═══ Records shown ═══

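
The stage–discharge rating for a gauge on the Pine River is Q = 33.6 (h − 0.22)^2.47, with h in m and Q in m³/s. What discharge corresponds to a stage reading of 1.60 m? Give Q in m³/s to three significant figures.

74.4 m³/s

Q = 33.6 × (1.60 − 0.22)^2.47 = 33.6 × 1.38^2.47 = 74.45 m³/s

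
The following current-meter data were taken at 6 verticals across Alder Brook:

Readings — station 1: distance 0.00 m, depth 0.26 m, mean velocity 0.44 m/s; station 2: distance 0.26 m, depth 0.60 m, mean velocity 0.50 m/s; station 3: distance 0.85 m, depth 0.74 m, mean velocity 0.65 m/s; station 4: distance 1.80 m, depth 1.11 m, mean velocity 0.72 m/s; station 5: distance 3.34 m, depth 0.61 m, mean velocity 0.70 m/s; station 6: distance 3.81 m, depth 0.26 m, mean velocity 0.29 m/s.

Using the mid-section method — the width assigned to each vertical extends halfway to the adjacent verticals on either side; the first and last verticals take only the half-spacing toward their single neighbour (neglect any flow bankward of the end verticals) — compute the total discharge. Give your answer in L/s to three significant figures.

w_1 = (0.26 − 0.00)/2 = 0.13 m; q_1 = 0.44 × 0.26 × 0.13 = 0.01487 m³/s
w_2 = (0.85 − 0.00)/2 = 0.425 m; q_2 = 0.50 × 0.60 × 0.425 = 0.1275 m³/s
w_3 = (1.80 − 0.26)/2 = 0.77 m; q_3 = 0.65 × 0.74 × 0.77 = 0.3704 m³/s
w_4 = (3.34 − 0.85)/2 = 1.245 m; q_4 = 0.72 × 1.11 × 1.245 = 0.9950 m³/s
w_5 = (3.81 − 1.80)/2 = 1.005 m; q_5 = 0.70 × 0.61 × 1.005 = 0.4291 m³/s
w_6 = (3.81 − 3.34)/2 = 0.235 m; q_6 = 0.29 × 0.26 × 0.235 = 0.01772 m³/s
Q = Σ qᵢ = 1.955 m³/s
= 1.955 × 1000 = 1955 L/s

1950 L/s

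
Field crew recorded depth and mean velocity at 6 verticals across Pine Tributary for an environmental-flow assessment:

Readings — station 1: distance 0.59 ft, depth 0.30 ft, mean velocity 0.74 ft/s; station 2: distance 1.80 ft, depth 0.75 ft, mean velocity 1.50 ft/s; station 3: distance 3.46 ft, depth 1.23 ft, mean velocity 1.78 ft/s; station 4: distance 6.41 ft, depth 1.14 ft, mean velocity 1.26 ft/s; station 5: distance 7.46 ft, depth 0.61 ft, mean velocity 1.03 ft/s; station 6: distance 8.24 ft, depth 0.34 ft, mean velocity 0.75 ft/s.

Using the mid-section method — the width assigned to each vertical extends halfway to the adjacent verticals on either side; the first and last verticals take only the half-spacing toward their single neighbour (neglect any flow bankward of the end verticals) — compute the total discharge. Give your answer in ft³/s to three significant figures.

w_1 = (1.80 − 0.59)/2 = 0.605 ft; q_1 = 0.74 × 0.30 × 0.605 = 0.1343 ft³/s
w_2 = (3.46 − 0.59)/2 = 1.435 ft; q_2 = 1.50 × 0.75 × 1.435 = 1.614 ft³/s
w_3 = (6.41 − 1.80)/2 = 2.305 ft; q_3 = 1.78 × 1.23 × 2.305 = 5.047 ft³/s
w_4 = (7.46 − 3.46)/2 = 2 ft; q_4 = 1.26 × 1.14 × 2 = 2.873 ft³/s
w_5 = (8.24 − 6.41)/2 = 0.915 ft; q_5 = 1.03 × 0.61 × 0.915 = 0.5749 ft³/s
w_6 = (8.24 − 7.46)/2 = 0.39 ft; q_6 = 0.75 × 0.34 × 0.39 = 0.09945 ft³/s
Q = Σ qᵢ = 10.34 ft³/s

10.3 ft³/s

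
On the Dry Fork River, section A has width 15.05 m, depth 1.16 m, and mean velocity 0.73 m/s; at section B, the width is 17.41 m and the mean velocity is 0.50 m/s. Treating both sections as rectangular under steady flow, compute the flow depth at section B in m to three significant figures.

Q = A₁V₁ = (15.05×1.16) × 0.73 = 12.74 m³/s
d₂ = Q/(b₂ V₂) = 12.74/(17.41×0.50) = 1.464 m

1.46 m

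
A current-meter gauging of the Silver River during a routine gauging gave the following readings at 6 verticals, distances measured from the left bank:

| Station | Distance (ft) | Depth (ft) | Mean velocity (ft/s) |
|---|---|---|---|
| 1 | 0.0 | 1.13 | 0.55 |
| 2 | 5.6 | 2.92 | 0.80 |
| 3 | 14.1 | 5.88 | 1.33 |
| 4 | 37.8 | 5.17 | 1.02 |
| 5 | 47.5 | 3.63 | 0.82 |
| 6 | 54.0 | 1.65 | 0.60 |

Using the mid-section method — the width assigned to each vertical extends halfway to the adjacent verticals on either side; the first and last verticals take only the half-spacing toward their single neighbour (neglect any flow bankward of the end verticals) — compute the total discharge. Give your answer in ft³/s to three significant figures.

260 ft³/s

w_1 = (5.6 − 0.0)/2 = 2.8 ft; q_1 = 0.55 × 1.13 × 2.8 = 1.740 ft³/s
w_2 = (14.1 − 0.0)/2 = 7.05 ft; q_2 = 0.80 × 2.92 × 7.05 = 16.47 ft³/s
w_3 = (37.8 − 5.6)/2 = 16.1 ft; q_3 = 1.33 × 5.88 × 16.1 = 125.9 ft³/s
w_4 = (47.5 − 14.1)/2 = 16.7 ft; q_4 = 1.02 × 5.17 × 16.7 = 88.07 ft³/s
w_5 = (54.0 − 37.8)/2 = 8.1 ft; q_5 = 0.82 × 3.63 × 8.1 = 24.11 ft³/s
w_6 = (54.0 − 47.5)/2 = 3.25 ft; q_6 = 0.60 × 1.65 × 3.25 = 3.218 ft³/s
Q = Σ qᵢ = 259.5 ft³/s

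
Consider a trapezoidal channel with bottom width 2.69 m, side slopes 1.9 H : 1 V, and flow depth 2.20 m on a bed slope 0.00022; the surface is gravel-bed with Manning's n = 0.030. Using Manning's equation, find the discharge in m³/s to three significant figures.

A = (b + z·y)·y = (2.69 + 1.9×2.20)×2.20 = 15.11 m²
P = b + 2y√(1+z²) = 2.69 + 2×2.20×√(1+1.9²) = 12.14 m
R = A/P = 15.11/12.14 = 1.245 m
Q = (1/n)·A·R^(2/3)·S^(1/2) = (1/0.030) × 15.11 × 1.245^(2/3) × 0.00022^(1/2) = 8.649 m³/s

8.65 m³/s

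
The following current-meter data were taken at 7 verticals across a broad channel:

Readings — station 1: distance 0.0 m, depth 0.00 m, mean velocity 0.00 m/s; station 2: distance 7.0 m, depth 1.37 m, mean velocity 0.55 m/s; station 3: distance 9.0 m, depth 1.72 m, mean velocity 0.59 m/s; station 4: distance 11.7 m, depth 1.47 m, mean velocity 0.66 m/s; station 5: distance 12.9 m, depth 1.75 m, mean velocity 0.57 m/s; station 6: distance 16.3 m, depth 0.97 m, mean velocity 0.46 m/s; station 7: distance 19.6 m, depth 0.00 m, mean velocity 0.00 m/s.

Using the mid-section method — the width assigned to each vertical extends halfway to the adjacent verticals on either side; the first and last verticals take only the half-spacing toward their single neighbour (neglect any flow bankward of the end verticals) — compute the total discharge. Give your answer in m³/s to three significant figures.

w_2 = (9.0 − 0.0)/2 = 4.5 m; q_2 = 0.55 × 1.37 × 4.5 = 3.391 m³/s
w_3 = (11.7 − 7.0)/2 = 2.35 m; q_3 = 0.59 × 1.72 × 2.35 = 2.385 m³/s
w_4 = (12.9 − 9.0)/2 = 1.95 m; q_4 = 0.66 × 1.47 × 1.95 = 1.892 m³/s
w_5 = (16.3 − 11.7)/2 = 2.3 m; q_5 = 0.57 × 1.75 × 2.3 = 2.294 m³/s
w_6 = (19.6 − 12.9)/2 = 3.35 m; q_6 = 0.46 × 0.97 × 3.35 = 1.495 m³/s
Stations 1, 7 contribute zero (depth or velocity is 0).
Q = Σ qᵢ = 11.46 m³/s

11.5 m³/s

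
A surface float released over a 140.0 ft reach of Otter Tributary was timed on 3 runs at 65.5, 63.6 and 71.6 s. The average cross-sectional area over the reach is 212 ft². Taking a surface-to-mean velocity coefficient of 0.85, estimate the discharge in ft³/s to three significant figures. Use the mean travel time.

377 ft³/s

t̄ = (65.5 + 63.6 + 71.6) / 3 = 66.9 s
v_surface = L / t̄ = 140.0 / 66.9 = 2.093 ft/s
v_mean = 0.85 × 2.093 = 1.779 ft/s
Q = A × v_mean = 212 × 1.779 = 377.1 ft³/s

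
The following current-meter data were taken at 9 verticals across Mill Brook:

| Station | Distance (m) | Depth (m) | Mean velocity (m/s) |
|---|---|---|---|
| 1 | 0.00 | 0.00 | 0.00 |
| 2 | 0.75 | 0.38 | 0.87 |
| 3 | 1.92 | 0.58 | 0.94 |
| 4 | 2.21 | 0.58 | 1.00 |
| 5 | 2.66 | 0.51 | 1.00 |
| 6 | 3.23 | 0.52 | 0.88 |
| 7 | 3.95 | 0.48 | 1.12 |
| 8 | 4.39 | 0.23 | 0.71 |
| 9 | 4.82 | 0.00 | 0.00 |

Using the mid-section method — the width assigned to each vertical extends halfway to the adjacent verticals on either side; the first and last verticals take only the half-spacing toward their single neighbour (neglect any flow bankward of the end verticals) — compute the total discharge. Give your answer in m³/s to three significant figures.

w_2 = (1.92 − 0.00)/2 = 0.96 m; q_2 = 0.87 × 0.38 × 0.96 = 0.3174 m³/s
w_3 = (2.21 − 0.75)/2 = 0.73 m; q_3 = 0.94 × 0.58 × 0.73 = 0.3980 m³/s
w_4 = (2.66 − 1.92)/2 = 0.37 m; q_4 = 1.00 × 0.58 × 0.37 = 0.2146 m³/s
w_5 = (3.23 − 2.21)/2 = 0.51 m; q_5 = 1.00 × 0.51 × 0.51 = 0.2601 m³/s
w_6 = (3.95 − 2.66)/2 = 0.645 m; q_6 = 0.88 × 0.52 × 0.645 = 0.2952 m³/s
w_7 = (4.39 − 3.23)/2 = 0.58 m; q_7 = 1.12 × 0.48 × 0.58 = 0.3118 m³/s
w_8 = (4.82 − 3.95)/2 = 0.435 m; q_8 = 0.71 × 0.23 × 0.435 = 0.07104 m³/s
Stations 1, 9 contribute zero (depth or velocity is 0).
Q = Σ qᵢ = 1.868 m³/s

1.87 m³/s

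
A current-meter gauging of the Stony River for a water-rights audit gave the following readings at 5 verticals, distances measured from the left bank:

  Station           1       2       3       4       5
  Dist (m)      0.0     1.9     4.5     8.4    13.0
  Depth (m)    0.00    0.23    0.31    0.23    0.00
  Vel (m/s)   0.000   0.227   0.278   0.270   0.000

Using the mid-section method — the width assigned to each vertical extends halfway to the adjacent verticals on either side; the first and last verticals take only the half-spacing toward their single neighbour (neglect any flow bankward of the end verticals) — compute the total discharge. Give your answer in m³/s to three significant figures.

0.661 m³/s

w_2 = (4.5 − 0.0)/2 = 2.25 m; q_2 = 0.227 × 0.23 × 2.25 = 0.1175 m³/s
w_3 = (8.4 − 1.9)/2 = 3.25 m; q_3 = 0.278 × 0.31 × 3.25 = 0.2801 m³/s
w_4 = (13.0 − 4.5)/2 = 4.25 m; q_4 = 0.270 × 0.23 × 4.25 = 0.2639 m³/s
Stations 1, 5 contribute zero (depth or velocity is 0).
Q = Σ qᵢ = 0.6615 m³/s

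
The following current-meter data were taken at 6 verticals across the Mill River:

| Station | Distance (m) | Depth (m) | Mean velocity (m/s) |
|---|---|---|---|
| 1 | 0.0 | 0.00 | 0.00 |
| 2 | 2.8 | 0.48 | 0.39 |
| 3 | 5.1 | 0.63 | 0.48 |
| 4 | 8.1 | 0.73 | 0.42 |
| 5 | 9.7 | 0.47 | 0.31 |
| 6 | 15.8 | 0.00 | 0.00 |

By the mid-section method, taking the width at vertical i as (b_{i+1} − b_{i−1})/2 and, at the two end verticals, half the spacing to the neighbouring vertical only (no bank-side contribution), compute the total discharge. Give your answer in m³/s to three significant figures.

w_2 = (5.1 − 0.0)/2 = 2.55 m; q_2 = 0.39 × 0.48 × 2.55 = 0.4774 m³/s
w_3 = (8.1 − 2.8)/2 = 2.65 m; q_3 = 0.48 × 0.63 × 2.65 = 0.8014 m³/s
w_4 = (9.7 − 5.1)/2 = 2.3 m; q_4 = 0.42 × 0.73 × 2.3 = 0.7052 m³/s
w_5 = (15.8 − 8.1)/2 = 3.85 m; q_5 = 0.31 × 0.47 × 3.85 = 0.5609 m³/s
Stations 1, 6 contribute zero (depth or velocity is 0).
Q = Σ qᵢ = 2.545 m³/s

2.54 m³/s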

═══

▸ Exercise aim:
Track down every line in the entries that includes the string "taken", and copy it.

▸ Task solution:
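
The following current-meter data were taken at 6 verticals across Alder Brook:
The following current-meter data were taken at 7 verticals across a broad channel:
The following current-meter data were taken at 9 verticals across Mill Brook:
The following current-meter data were taken at 6 verticals across the Mill River: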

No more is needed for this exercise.